(Action item) In the listing below, find the line containing "8. c = realloc(c, 13)" and the line containing "rounded to the". Repeat exactly those two lines and every line between them.

---------- Exercise materials ----------

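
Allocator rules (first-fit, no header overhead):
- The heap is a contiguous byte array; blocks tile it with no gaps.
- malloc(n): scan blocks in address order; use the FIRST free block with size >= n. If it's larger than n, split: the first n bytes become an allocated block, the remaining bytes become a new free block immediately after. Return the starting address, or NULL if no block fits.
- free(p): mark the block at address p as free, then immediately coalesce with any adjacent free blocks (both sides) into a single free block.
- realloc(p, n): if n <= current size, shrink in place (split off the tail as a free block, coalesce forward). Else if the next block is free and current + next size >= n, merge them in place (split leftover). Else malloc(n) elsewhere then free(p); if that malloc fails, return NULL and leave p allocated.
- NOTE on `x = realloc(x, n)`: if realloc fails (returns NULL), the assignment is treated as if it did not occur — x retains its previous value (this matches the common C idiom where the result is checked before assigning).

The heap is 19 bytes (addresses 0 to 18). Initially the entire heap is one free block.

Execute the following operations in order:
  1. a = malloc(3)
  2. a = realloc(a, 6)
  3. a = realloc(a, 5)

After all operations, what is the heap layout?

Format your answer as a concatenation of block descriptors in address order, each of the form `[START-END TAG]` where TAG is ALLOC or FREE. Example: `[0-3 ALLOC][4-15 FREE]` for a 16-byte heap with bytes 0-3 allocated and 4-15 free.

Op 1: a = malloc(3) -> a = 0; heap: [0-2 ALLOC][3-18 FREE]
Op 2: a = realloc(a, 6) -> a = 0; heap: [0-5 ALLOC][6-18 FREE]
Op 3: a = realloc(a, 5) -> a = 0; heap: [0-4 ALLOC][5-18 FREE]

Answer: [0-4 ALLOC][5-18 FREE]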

----------
---------- Exercise materials ----------

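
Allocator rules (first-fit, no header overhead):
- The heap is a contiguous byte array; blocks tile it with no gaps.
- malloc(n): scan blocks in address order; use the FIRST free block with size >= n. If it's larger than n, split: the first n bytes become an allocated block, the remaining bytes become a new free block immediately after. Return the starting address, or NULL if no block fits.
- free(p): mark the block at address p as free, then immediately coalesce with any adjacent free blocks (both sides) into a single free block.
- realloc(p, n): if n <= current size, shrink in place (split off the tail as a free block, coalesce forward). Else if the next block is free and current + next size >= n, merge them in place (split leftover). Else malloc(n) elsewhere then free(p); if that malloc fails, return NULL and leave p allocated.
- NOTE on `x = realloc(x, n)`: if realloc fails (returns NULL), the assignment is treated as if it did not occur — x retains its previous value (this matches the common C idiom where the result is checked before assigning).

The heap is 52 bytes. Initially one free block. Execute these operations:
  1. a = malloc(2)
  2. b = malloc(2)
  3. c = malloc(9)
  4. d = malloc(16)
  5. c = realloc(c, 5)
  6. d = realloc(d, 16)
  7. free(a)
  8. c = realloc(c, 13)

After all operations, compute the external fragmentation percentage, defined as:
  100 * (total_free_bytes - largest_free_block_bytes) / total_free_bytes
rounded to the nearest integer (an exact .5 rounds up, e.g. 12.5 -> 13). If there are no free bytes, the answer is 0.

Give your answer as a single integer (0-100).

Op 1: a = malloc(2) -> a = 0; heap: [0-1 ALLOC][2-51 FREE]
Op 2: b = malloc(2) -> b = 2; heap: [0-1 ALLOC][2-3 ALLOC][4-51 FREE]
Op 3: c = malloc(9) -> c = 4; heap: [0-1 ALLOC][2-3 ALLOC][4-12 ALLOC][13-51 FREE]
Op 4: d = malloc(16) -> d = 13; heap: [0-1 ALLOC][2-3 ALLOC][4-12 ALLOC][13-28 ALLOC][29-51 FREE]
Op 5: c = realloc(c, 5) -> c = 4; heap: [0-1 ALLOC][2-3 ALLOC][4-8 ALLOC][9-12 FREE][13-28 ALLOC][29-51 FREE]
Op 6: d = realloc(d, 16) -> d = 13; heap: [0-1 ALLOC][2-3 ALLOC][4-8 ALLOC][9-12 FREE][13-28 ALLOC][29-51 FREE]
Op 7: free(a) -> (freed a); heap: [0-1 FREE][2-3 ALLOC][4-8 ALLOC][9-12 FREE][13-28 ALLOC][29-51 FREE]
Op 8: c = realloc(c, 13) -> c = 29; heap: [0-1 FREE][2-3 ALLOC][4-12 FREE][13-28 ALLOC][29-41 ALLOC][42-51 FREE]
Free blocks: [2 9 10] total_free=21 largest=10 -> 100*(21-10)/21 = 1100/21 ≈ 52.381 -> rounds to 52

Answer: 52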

----------

(Answer section)
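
  8. c = realloc(c, 13)

After all operations, compute the external fragmentation percentage, defined as:
  100 * (total_free_bytes - largest_free_block_bytes) / total_free_bytes
rounded to the nearest integer (an exact .5 rounds up, e.g. 12.5 -> 13). If there are no free bytes, the answer is 0.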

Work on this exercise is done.